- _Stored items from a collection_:
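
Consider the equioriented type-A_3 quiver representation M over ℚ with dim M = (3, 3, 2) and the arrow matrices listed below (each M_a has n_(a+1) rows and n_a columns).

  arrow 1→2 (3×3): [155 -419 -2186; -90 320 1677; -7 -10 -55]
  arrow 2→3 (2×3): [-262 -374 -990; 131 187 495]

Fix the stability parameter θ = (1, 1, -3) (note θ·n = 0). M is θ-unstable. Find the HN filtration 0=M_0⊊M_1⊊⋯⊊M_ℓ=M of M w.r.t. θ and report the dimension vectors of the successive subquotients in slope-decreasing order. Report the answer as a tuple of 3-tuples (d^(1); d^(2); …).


Barcode: M ≅ I[1,2]^2, I[1,3], I[3,3]. HN layers by μ_θ (3 steps, strictly decreasing):
  μ^(1)=1; μ^(2)=-1/3; μ^(3)=-3

((2, 2, 0); (1, 1, 1); (0, 0, 1))


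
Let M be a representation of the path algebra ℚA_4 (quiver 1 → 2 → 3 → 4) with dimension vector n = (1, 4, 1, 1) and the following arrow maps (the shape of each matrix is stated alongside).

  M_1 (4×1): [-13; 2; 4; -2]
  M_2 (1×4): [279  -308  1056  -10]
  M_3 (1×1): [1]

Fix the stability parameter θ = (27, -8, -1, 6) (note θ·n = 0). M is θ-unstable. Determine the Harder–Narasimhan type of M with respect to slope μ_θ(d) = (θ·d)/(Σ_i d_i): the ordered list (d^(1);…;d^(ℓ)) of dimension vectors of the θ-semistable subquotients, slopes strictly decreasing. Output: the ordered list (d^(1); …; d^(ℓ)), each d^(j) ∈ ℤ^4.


Interval decomposition of M: I[1,4], I[2,2]^3.
HN type (ℓ=2): μ^(1)=6; μ^(2)=-8

((1, 1, 1, 1); (0, 3, 0, 0))


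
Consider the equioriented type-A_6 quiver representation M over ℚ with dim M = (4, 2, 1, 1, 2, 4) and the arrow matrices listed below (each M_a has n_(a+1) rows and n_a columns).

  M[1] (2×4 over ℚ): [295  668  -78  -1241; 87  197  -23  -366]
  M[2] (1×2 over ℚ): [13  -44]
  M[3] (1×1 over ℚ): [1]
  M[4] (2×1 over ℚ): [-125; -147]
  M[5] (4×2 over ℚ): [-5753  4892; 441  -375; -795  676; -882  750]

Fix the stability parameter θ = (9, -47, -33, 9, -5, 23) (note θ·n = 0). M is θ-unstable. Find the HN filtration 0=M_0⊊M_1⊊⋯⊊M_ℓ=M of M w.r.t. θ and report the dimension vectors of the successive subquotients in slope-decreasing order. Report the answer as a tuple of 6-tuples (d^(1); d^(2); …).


Interval decomposition of M: I[1,1]^2, I[1,2], I[1,6], I[5,6], I[6,6]^2.
HN type (ℓ=6): μ^(1)=23; μ^(2)=9; μ^(3)=2; μ^(4)=-5; μ^(5)=-19; μ^(6)=-71/3

((0, 0, 0, 0, 0, 4); (2, 0, 0, 0, 0, 0); (0, 0, 0, 1, 1, 0); (0, 0, 0, 0, 1, 0); (1, 1, 0, 0, 0, 0); (1, 1, 1, 0, 0, 0))


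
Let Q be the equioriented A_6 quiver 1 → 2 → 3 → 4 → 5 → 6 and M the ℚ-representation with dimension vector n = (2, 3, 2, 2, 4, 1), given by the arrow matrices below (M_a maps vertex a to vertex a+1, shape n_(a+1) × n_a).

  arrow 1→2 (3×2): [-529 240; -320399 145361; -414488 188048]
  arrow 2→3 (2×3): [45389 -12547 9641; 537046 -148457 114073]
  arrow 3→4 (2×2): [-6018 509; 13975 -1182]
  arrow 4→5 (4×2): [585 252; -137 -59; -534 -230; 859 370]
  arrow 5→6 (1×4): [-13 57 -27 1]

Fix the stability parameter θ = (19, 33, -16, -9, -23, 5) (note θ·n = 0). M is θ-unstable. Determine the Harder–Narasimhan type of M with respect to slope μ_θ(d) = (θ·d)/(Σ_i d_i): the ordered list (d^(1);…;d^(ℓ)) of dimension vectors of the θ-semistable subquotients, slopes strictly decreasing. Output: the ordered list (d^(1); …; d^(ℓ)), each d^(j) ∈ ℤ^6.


Via rank(M_{q-1}∘⋯∘M_p): M ≅ I[1,5], I[1,6], I[2,2], I[5,5]^2.
μ_θ-semistable layers: μ^(1)=33; μ^(2)=5; μ^(3)=4/5; μ^(4)=-23

((0, 1, 0, 0, 0, 0); (0, 0, 0, 0, 0, 1); (2, 2, 2, 2, 2, 0); (0, 0, 0, 0, 2, 0))


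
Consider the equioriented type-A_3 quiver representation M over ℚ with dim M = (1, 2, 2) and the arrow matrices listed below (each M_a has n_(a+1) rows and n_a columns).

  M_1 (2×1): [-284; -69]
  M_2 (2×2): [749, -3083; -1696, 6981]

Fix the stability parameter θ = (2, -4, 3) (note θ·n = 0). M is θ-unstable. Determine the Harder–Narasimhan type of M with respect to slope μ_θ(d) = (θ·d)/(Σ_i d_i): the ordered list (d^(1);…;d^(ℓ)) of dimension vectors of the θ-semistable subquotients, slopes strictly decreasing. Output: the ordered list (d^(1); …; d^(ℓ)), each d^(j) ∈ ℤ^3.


Barcode: M ≅ I[1,3], I[2,3]. HN layers by μ_θ (3 steps, strictly decreasing):
  μ^(1)=3; μ^(2)=-1; μ^(3)=-4

((0, 0, 2); (1, 1, 0); (0, 1, 0))


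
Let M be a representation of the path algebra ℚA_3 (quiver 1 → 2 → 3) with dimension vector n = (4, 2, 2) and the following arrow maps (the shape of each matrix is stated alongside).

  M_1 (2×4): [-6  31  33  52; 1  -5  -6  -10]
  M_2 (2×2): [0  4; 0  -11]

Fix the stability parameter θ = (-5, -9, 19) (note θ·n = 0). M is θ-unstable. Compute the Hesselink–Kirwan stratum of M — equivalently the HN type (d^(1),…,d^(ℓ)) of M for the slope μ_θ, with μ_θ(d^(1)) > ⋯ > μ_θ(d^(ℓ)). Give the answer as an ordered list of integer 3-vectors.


Via rank(M_{q-1}∘⋯∘M_p): M ≅ I[1,1]^2, I[1,2], I[1,3], I[3,3].
μ_θ-semistable layers: μ^(1)=19; μ^(2)=-5; μ^(3)=-7

((0, 0, 2); (2, 0, 0); (2, 2, 0))


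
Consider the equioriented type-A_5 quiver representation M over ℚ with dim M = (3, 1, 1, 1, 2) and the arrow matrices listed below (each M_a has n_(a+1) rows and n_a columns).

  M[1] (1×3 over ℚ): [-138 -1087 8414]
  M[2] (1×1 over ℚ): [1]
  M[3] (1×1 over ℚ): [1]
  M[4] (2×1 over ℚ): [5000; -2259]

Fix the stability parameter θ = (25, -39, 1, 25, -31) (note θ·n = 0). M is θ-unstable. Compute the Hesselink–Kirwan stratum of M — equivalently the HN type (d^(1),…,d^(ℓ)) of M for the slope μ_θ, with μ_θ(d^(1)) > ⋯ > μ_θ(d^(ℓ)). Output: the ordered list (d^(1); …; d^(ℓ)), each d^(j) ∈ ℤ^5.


Via rank(M_{q-1}∘⋯∘M_p): M ≅ I[1,1]^2, I[1,5], I[5,5].
μ_θ-semistable layers: μ^(1)=25; μ^(2)=-5/3; μ^(3)=-7; μ^(4)=-31

((2, 0, 0, 0, 0); (0, 0, 1, 1, 1); (1, 1, 0, 0, 0); (0, 0, 0, 0, 1))


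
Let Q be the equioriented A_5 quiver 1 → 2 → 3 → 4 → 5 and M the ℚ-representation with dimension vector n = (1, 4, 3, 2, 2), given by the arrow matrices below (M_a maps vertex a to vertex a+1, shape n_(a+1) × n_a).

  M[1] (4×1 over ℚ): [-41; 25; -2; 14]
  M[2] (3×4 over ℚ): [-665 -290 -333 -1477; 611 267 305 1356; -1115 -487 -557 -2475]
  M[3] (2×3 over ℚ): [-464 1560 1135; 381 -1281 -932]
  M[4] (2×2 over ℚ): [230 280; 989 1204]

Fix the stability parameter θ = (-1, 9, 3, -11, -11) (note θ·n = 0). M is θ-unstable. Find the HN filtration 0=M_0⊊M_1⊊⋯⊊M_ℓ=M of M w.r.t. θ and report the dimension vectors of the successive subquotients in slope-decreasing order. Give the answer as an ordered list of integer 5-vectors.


Interval decomposition of M: I[1,4], I[2,2], I[2,3], I[2,5], I[5,5].
HN type (ℓ=6): μ^(1)=9; μ^(2)=6; μ^(3)=1/3; μ^(4)=-1; μ^(5)=-5/2; μ^(6)=-11

((0, 1, 0, 0, 0); (0, 1, 1, 0, 0); (0, 1, 1, 1, 0); (1, 0, 0, 0, 0); (0, 1, 1, 1, 1); (0, 0, 0, 0, 1))


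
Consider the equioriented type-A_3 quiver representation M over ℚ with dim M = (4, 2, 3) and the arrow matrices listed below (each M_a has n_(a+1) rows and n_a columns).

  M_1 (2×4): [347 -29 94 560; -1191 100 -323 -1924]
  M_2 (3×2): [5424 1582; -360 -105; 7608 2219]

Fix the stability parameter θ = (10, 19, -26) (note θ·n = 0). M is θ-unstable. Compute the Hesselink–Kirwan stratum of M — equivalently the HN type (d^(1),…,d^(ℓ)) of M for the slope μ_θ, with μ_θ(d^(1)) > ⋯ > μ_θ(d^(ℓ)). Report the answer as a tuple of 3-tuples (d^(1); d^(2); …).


Via rank(M_{q-1}∘⋯∘M_p): M ≅ I[1,1]^2, I[1,2], I[1,3], I[3,3]^2.
μ_θ-semistable layers: μ^(1)=19; μ^(2)=10; μ^(3)=1; μ^(4)=-26

((0, 1, 0); (3, 0, 0); (1, 1, 1); (0, 0, 2))


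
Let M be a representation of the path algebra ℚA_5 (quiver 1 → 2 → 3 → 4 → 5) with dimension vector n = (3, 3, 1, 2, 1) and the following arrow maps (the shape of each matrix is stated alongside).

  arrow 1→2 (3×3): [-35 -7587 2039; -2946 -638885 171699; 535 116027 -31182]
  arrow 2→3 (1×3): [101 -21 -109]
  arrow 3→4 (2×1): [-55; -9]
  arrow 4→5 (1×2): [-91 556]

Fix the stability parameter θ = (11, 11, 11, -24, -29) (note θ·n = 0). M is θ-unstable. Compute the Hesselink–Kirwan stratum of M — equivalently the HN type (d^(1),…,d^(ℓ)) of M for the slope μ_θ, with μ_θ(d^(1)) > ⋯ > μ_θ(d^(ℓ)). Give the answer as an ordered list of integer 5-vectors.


Via rank(M_{q-1}∘⋯∘M_p): M ≅ I[1,2]^2, I[1,5], I[4,4].
μ_θ-semistable layers: μ^(1)=11; μ^(2)=-4; μ^(3)=-24

((2, 2, 0, 0, 0); (1, 1, 1, 1, 1); (0, 0, 0, 1, 0))


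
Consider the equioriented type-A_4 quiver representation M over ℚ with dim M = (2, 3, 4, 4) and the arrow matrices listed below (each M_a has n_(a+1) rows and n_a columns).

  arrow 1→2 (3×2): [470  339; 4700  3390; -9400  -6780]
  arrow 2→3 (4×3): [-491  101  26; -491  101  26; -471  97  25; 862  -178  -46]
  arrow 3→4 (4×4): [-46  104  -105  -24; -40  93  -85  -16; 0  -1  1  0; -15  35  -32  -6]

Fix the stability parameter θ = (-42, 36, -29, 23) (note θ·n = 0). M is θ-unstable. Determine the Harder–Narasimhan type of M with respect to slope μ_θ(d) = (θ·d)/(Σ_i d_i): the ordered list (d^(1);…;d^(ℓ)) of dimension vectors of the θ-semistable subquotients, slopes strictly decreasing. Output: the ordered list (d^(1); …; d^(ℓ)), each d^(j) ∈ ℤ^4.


Via rank(M_{q-1}∘⋯∘M_p): M ≅ I[1,1], I[1,4], I[2,2], I[2,4], I[3,3], I[3,4], I[4,4].
μ_θ-semistable layers: μ^(1)=36; μ^(2)=23; μ^(3)=7/2; μ^(4)=-29; μ^(5)=-42

((0, 1, 0, 0); (0, 0, 0, 4); (0, 2, 2, 0); (0, 0, 2, 0); (2, 0, 0, 0))


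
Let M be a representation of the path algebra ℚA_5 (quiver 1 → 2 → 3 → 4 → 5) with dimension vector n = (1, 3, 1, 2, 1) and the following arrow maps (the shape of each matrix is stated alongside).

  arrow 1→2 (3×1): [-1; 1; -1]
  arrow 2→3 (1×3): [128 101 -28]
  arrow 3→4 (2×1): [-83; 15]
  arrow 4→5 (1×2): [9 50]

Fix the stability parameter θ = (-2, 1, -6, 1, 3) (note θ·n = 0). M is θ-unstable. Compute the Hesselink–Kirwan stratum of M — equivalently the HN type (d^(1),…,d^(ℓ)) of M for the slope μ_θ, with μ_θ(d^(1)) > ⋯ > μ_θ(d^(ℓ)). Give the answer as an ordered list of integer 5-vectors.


Barcode: M ≅ I[1,5], I[2,2]^2, I[4,4]. HN layers by μ_θ (3 steps, strictly decreasing):
  μ^(1)=3; μ^(2)=1; μ^(3)=-7/3

((0, 0, 0, 0, 1); (0, 2, 0, 2, 0); (1, 1, 1, 0, 0))


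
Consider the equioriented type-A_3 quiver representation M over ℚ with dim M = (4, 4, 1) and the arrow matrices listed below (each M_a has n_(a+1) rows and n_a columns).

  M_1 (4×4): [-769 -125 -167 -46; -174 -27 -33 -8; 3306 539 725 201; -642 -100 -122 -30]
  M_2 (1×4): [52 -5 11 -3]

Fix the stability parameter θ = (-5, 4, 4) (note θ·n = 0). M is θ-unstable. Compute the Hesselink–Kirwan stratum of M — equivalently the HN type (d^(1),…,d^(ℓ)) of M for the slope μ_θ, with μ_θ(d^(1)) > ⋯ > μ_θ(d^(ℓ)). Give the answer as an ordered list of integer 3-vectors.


Barcode: M ≅ I[1,2]^3, I[1,3]. HN layers by μ_θ (2 steps, strictly decreasing):
  μ^(1)=4; μ^(2)=-5

((0, 4, 1); (4, 0, 0))


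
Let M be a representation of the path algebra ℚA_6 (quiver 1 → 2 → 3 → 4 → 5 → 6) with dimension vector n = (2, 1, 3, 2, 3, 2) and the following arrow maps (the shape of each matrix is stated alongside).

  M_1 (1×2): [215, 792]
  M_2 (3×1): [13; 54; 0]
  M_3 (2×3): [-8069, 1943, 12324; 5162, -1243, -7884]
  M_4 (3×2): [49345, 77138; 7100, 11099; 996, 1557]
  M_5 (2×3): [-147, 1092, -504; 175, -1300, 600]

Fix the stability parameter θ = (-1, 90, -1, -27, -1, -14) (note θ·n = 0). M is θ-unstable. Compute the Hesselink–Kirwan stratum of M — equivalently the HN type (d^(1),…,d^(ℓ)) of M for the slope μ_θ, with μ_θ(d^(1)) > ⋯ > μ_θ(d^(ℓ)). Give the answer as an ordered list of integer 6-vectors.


Via rank(M_{q-1}∘⋯∘M_p): M ≅ I[1,1], I[1,6], I[3,3], I[3,5], I[5,5], I[6,6].
μ_θ-semistable layers: μ^(1)=47/5; μ^(2)=-1; μ^(3)=-14

((0, 1, 1, 1, 1, 1); (2, 0, 1, 0, 2, 0); (0, 0, 1, 1, 0, 1))


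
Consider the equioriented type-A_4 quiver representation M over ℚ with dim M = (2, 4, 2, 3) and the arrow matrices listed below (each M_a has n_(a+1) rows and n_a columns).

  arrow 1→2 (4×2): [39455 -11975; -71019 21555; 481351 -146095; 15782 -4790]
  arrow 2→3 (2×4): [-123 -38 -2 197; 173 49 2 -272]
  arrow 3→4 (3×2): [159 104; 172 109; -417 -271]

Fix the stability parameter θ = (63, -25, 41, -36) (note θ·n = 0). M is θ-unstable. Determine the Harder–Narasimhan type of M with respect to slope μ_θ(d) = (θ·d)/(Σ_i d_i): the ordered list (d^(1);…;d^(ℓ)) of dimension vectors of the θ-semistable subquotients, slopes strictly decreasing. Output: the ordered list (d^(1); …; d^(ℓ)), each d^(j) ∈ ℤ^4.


Via rank(M_{q-1}∘⋯∘M_p): M ≅ I[1,1], I[1,4], I[2,2]^2, I[2,4], I[4,4].
μ_θ-semistable layers: μ^(1)=63; μ^(2)=43/4; μ^(3)=5/2; μ^(4)=-25; μ^(5)=-36

((1, 0, 0, 0); (1, 1, 1, 1); (0, 0, 1, 1); (0, 3, 0, 0); (0, 0, 0, 1))


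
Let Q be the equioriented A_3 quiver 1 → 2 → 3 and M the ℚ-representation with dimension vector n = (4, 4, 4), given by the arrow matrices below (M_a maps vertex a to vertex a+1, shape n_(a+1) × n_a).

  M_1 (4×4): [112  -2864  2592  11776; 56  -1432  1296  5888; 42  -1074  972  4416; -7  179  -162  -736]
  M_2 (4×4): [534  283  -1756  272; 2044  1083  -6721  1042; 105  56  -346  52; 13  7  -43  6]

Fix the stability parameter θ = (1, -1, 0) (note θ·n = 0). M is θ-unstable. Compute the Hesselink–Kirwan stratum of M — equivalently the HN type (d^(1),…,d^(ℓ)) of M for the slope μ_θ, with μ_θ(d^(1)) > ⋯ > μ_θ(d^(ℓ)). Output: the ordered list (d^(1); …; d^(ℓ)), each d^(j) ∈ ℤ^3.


Barcode: M ≅ I[1,1]^3, I[1,2], I[2,3]^3, I[3,3]. HN layers by μ_θ (3 steps, strictly decreasing):
  μ^(1)=1; μ^(2)=0; μ^(3)=-1

((3, 0, 0); (1, 1, 4); (0, 3, 0))


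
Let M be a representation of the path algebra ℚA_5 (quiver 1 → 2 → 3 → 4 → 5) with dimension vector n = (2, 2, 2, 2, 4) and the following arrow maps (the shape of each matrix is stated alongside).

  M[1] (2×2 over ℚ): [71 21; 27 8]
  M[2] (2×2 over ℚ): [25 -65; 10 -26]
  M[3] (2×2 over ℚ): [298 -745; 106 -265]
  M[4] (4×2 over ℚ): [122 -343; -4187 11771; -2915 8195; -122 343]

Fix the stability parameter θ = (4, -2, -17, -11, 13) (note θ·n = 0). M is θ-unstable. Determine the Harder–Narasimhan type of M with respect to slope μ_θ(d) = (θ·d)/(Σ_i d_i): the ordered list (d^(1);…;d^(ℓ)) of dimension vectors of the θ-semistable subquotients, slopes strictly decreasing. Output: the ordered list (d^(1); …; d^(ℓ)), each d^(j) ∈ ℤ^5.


Interval decomposition of M: I[1,2], I[1,3], I[3,5], I[4,5], I[5,5]^2.
HN type (ℓ=5): μ^(1)=13; μ^(2)=1; μ^(3)=-5; μ^(4)=-11; μ^(5)=-17

((0, 0, 0, 0, 4); (1, 1, 0, 0, 0); (1, 1, 1, 0, 0); (0, 0, 0, 2, 0); (0, 0, 1, 0, 0))


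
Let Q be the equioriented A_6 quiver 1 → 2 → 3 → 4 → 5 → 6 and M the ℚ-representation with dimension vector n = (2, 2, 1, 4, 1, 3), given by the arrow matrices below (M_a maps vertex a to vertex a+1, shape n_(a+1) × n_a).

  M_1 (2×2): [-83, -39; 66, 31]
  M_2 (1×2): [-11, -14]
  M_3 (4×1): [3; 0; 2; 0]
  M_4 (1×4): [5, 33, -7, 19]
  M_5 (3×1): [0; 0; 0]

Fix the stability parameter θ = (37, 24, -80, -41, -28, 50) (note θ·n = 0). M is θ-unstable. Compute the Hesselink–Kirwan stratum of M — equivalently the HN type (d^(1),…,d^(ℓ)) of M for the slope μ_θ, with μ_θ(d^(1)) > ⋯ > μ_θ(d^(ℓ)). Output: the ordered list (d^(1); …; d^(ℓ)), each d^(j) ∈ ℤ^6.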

- _WHAT THE TASK REQUIRES_:
Only the lines above from the one with "M_4 (3×2): [49345, 77138;" up to and including the one with "arrow 1→2 (4×2): [39455" should be repeated, exactly as written.

- _RESPONSE_:
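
  M_4 (3×2): [49345, 77138; 7100, 11099; 996, 1557]
  M_5 (2×3): [-147, 1092, -504; 175, -1300, 600]

Fix the stability parameter θ = (-1, 90, -1, -27, -1, -14) (note θ·n = 0). M is θ-unstable. Compute the Hesselink–Kirwan stratum of M — equivalently the HN type (d^(1),…,d^(ℓ)) of M for the slope μ_θ, with μ_θ(d^(1)) > ⋯ > μ_θ(d^(ℓ)). Give the answer as an ordered list of integer 6-vectors.


Via rank(M_{q-1}∘⋯∘M_p): M ≅ I[1,1], I[1,6], I[3,3], I[3,5], I[5,5], I[6,6].
μ_θ-semistable layers: μ^(1)=47/5; μ^(2)=-1; μ^(3)=-14

((0, 1, 1, 1, 1, 1); (2, 0, 1, 0, 2, 0); (0, 0, 1, 1, 0, 1))


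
Consider the equioriented type-A_4 quiver representation M over ℚ with dim M = (2, 4, 2, 3) and the arrow matrices listed below (each M_a has n_(a+1) rows and n_a columns).

  arrow 1→2 (4×2): [39455 -11975; -71019 21555; 481351 -146095; 15782 -4790]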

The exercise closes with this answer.